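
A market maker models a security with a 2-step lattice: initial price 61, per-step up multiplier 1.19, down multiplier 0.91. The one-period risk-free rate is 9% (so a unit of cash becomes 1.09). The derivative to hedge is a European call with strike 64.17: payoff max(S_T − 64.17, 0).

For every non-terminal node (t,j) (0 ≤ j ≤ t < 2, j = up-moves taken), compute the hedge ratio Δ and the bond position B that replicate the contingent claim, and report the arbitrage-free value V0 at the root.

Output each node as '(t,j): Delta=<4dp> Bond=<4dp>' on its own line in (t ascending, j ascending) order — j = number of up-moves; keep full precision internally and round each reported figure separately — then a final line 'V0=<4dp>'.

Under the risk-neutral measure, an up-move has probability p* = (R−d)/(u−d) = 0.6429 and values discount at R = 1.09.
Payoff layer (t=2): V(2,0)=0.0000, V(2,1)=1.8869, V(2,2)=22.2121
(1,0): S=55.5100. Δ = (V_up−V_dn)/(S_up−S_dn) = (1.8869−0.0000)/(66.0569−50.5141) = 0.1214. V = [p*·1.8869 + (1−p*)·0.0000]/1.09 = 1.1129. B = V − Δ·S = -5.6261.
(1,1): S=72.5900. Δ = (V_up−V_dn)/(S_up−S_dn) = (22.2121−1.8869)/(86.3821−66.0569) = 1.0000. V = [p*·22.2121 + (1−p*)·1.8869]/1.09 = 13.7184. B = V − Δ·S = -58.8716.
(0,0): S=61.0000. Δ = (V_up−V_dn)/(S_up−S_dn) = (13.7184−1.1129)/(72.5900−55.5100) = 0.7380. V = [p*·13.7184 + (1−p*)·1.1129]/1.09 = 8.4555. B = V − Δ·S = -36.5645.
Each (Δ,B) replicates both successor values, so the strategy is self-financing and V0 is arbitrage-free.

(0,0): Delta=0.7380 Bond=-36.5645
(1,0): Delta=0.1214 Bond=-5.6261
(1,1): Delta=1.0000 Bond=-58.8716
V0=8.4555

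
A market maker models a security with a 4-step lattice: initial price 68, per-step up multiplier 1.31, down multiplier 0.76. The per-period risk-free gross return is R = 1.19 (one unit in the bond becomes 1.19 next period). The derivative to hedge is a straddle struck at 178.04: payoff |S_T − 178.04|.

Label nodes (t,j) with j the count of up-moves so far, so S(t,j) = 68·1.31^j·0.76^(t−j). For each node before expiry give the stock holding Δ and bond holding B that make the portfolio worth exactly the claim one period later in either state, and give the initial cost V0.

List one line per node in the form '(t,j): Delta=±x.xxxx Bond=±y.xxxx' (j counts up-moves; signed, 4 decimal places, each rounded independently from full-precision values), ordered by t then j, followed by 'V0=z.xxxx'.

Under the risk-neutral measure, an up-move has probability p* = (R−d)/(u−d) = 0.7818 and values discount at R = 1.19.
At expiry t=4: V(4,0)=155.3537, V(4,1)=138.9360, V(4,2)=110.6371, V(4,3)=61.8587, V(4,4)=22.2199
(3,0): S=29.8504. Δ = (V_up−V_dn)/(S_up−S_dn) = (138.9360−155.3537)/(39.1040−22.6863) = -1.0000. V = [p*·138.9360 + (1−p*)·155.3537]/1.19 = 119.7631. B = V − Δ·S = 149.6134.
(3,1): S=51.4526. Δ = (V_up−V_dn)/(S_up−S_dn) = (110.6371−138.9360)/(67.4029−39.1040) = -1.0000. V = [p*·110.6371 + (1−p*)·138.9360]/1.19 = 98.1608. B = V − Δ·S = 149.6134.
(3,2): S=88.6880. Δ = (V_up−V_dn)/(S_up−S_dn) = (61.8587−110.6371)/(116.1813−67.4029) = -1.0000. V = [p*·61.8587 + (1−p*)·110.6371]/1.19 = 60.9254. B = V − Δ·S = 149.6134.
(3,3): S=152.8702. Δ = (V_up−V_dn)/(S_up−S_dn) = (22.2199−61.8587)/(200.2599−116.1813) = -0.4714. V = [p*·22.2199 + (1−p*)·61.8587]/1.19 = 25.9398. B = V − Δ·S = 98.0102.
(2,0): S=39.2768. Δ = (V_up−V_dn)/(S_up−S_dn) = (98.1608−119.7631)/(51.4526−29.8504) = -1.0000. V = [p*·98.1608 + (1−p*)·119.7631]/1.19 = 86.4488. B = V − Δ·S = 125.7256.
(2,1): S=67.7008. Δ = (V_up−V_dn)/(S_up−S_dn) = (60.9254−98.1608)/(88.6880−51.4526) = -1.0000. V = [p*·60.9254 + (1−p*)·98.1608]/1.19 = 58.0248. B = V − Δ·S = 125.7256.
(2,2): S=116.6948. Δ = (V_up−V_dn)/(S_up−S_dn) = (25.9398−60.9254)/(152.8702−88.6880) = -0.5451. V = [p*·25.9398 + (1−p*)·60.9254]/1.19 = 28.2126. B = V − Δ·S = 91.8228.
(1,0): S=51.6800. Δ = (V_up−V_dn)/(S_up−S_dn) = (58.0248−86.4488)/(67.7008−39.2768) = -1.0000. V = [p*·58.0248 + (1−p*)·86.4488]/1.19 = 53.9718. B = V − Δ·S = 105.6518.
(1,1): S=89.0800. Δ = (V_up−V_dn)/(S_up−S_dn) = (28.2126−58.0248)/(116.6948−67.7008) = -0.6085. V = [p*·28.2126 + (1−p*)·58.0248]/1.19 = 29.1740. B = V − Δ·S = 83.3779.
(0,0): S=68.0000. Δ = (V_up−V_dn)/(S_up−S_dn) = (29.1740−53.9718)/(89.0800−51.6800) = -0.6630. V = [p*·29.1740 + (1−p*)·53.9718]/1.19 = 29.0626. B = V − Δ·S = 74.1493.
Each (Δ,B) replicates both successor values, so the strategy is self-financing and V0 is arbitrage-free.

(0,0): Delta=-0.6630 Bond=74.1493
(1,0): Delta=-1.0000 Bond=105.6518
(1,1): Delta=-0.6085 Bond=83.3779
(2,0): Delta=-1.0000 Bond=125.7256
(2,1): Delta=-1.0000 Bond=125.7256
(2,2): Delta=-0.5451 Bond=91.8228
(3,0): Delta=-1.0000 Bond=149.6134
(3,1): Delta=-1.0000 Bond=149.6134
(3,2): Delta=-1.0000 Bond=149.6134
(3,3): Delta=-0.4714 Bond=98.0102
V0=29.0626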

Directions for this task –
Would you retype the whole listing, exactly as it reads?

Answer space –
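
A market maker models a security with a 2-step lattice: initial price 61, per-step up multiplier 1.19, down multiplier 0.91. The one-period risk-free rate is 9% (so a unit of cash becomes 1.09). The derivative to hedge is a European call with strike 64.17: payoff max(S_T − 64.17, 0).

For every non-terminal node (t,j) (0 ≤ j ≤ t < 2, j = up-moves taken), compute the hedge ratio Δ and the bond position B that replicate the contingent claim, and report the arbitrage-free value V0 at the root.

Output each node as '(t,j): Delta=<4dp> Bond=<4dp>' on its own line in (t ascending, j ascending) order — j = number of up-moves; keep full precision internally and round each reported figure separately — then a final line 'V0=<4dp>'.

Under the risk-neutral measure, an up-move has probability p* = (R−d)/(u−d) = 0.6429 and values discount at R = 1.09.
Payoff layer (t=2): V(2,0)=0.0000, V(2,1)=1.8869, V(2,2)=22.2121
(1,0): S=55.5100. Δ = (V_up−V_dn)/(S_up−S_dn) = (1.8869−0.0000)/(66.0569−50.5141) = 0.1214. V = [p*·1.8869 + (1−p*)·0.0000]/1.09 = 1.1129. B = V − Δ·S = -5.6261.
(1,1): S=72.5900. Δ = (V_up−V_dn)/(S_up−S_dn) = (22.2121−1.8869)/(86.3821−66.0569) = 1.0000. V = [p*·22.2121 + (1−p*)·1.8869]/1.09 = 13.7184. B = V − Δ·S = -58.8716.
(0,0): S=61.0000. Δ = (V_up−V_dn)/(S_up−S_dn) = (13.7184−1.1129)/(72.5900−55.5100) = 0.7380. V = [p*·13.7184 + (1−p*)·1.1129]/1.09 = 8.4555. B = V − Δ·S = -36.5645.
Each (Δ,B) replicates both successor values, so the strategy is self-financing and V0 is arbitrage-free.

(0,0): Delta=0.7380 Bond=-36.5645
(1,0): Delta=0.1214 Bond=-5.6261
(1,1): Delta=1.0000 Bond=-58.8716
V0=8.4555

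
A market maker models a security with a 4-step lattice: initial price 68, per-step up multiplier 1.31, down multiplier 0.76. The per-period risk-free gross return is R = 1.19 (one unit in the bond becomes 1.19 next period). The derivative to hedge is a straddle struck at 178.04: payoff |S_T − 178.04|.

Label nodes (t,j) with j the count of up-moves so far, so S(t,j) = 68·1.31^j·0.76^(t−j). For each node before expiry give the stock holding Δ and bond holding B that make the portfolio worth exactly the claim one period later in either state, and give the initial cost V0.

List one line per node in the form '(t,j): Delta=±x.xxxx Bond=±y.xxxx' (j counts up-moves; signed, 4 decimal places, each rounded independently from full-precision values), ordered by t then j, followed by 'V0=z.xxxx'.

Under the risk-neutral measure, an up-move has probability p* = (R−d)/(u−d) = 0.7818 and values discount at R = 1.19.
At expiry t=4: V(4,0)=155.3537, V(4,1)=138.9360, V(4,2)=110.6371, V(4,3)=61.8587, V(4,4)=22.2199
(3,0): S=29.8504. Δ = (V_up−V_dn)/(S_up−S_dn) = (138.9360−155.3537)/(39.1040−22.6863) = -1.0000. V = [p*·138.9360 + (1−p*)·155.3537]/1.19 = 119.7631. B = V − Δ·S = 149.6134.
(3,1): S=51.4526. Δ = (V_up−V_dn)/(S_up−S_dn) = (110.6371−138.9360)/(67.4029−39.1040) = -1.0000. V = [p*·110.6371 + (1−p*)·138.9360]/1.19 = 98.1608. B = V − Δ·S = 149.6134.
(3,2): S=88.6880. Δ = (V_up−V_dn)/(S_up−S_dn) = (61.8587−110.6371)/(116.1813−67.4029) = -1.0000. V = [p*·61.8587 + (1−p*)·110.6371]/1.19 = 60.9254. B = V − Δ·S = 149.6134.
(3,3): S=152.8702. Δ = (V_up−V_dn)/(S_up−S_dn) = (22.2199−61.8587)/(200.2599−116.1813) = -0.4714. V = [p*·22.2199 + (1−p*)·61.8587]/1.19 = 25.9398. B = V − Δ·S = 98.0102.
(2,0): S=39.2768. Δ = (V_up−V_dn)/(S_up−S_dn) = (98.1608−119.7631)/(51.4526−29.8504) = -1.0000. V = [p*·98.1608 + (1−p*)·119.7631]/1.19 = 86.4488. B = V − Δ·S = 125.7256.
(2,1): S=67.7008. Δ = (V_up−V_dn)/(S_up−S_dn) = (60.9254−98.1608)/(88.6880−51.4526) = -1.0000. V = [p*·60.9254 + (1−p*)·98.1608]/1.19 = 58.0248. B = V − Δ·S = 125.7256.
(2,2): S=116.6948. Δ = (V_up−V_dn)/(S_up−S_dn) = (25.9398−60.9254)/(152.8702−88.6880) = -0.5451. V = [p*·25.9398 + (1−p*)·60.9254]/1.19 = 28.2126. B = V − Δ·S = 91.8228.
(1,0): S=51.6800. Δ = (V_up−V_dn)/(S_up−S_dn) = (58.0248−86.4488)/(67.7008−39.2768) = -1.0000. V = [p*·58.0248 + (1−p*)·86.4488]/1.19 = 53.9718. B = V − Δ·S = 105.6518.
(1,1): S=89.0800. Δ = (V_up−V_dn)/(S_up−S_dn) = (28.2126−58.0248)/(116.6948−67.7008) = -0.6085. V = [p*·28.2126 + (1−p*)·58.0248]/1.19 = 29.1740. B = V − Δ·S = 83.3779.
(0,0): S=68.0000. Δ = (V_up−V_dn)/(S_up−S_dn) = (29.1740−53.9718)/(89.0800−51.6800) = -0.6630. V = [p*·29.1740 + (1−p*)·53.9718]/1.19 = 29.0626. B = V − Δ·S = 74.1493.
Each (Δ,B) replicates both successor values, so the strategy is self-financing and V0 is arbitrage-free.

(0,0): Delta=-0.6630 Bond=74.1493
(1,0): Delta=-1.0000 Bond=105.6518
(1,1): Delta=-0.6085 Bond=83.3779
(2,0): Delta=-1.0000 Bond=125.7256
(2,1): Delta=-1.0000 Bond=125.7256
(2,2): Delta=-0.5451 Bond=91.8228
(3,0): Delta=-1.0000 Bond=149.6134
(3,1): Delta=-1.0000 Bond=149.6134
(3,2): Delta=-1.0000 Bond=149.6134
(3,3): Delta=-0.4714 Bond=98.0102
V0=29.0626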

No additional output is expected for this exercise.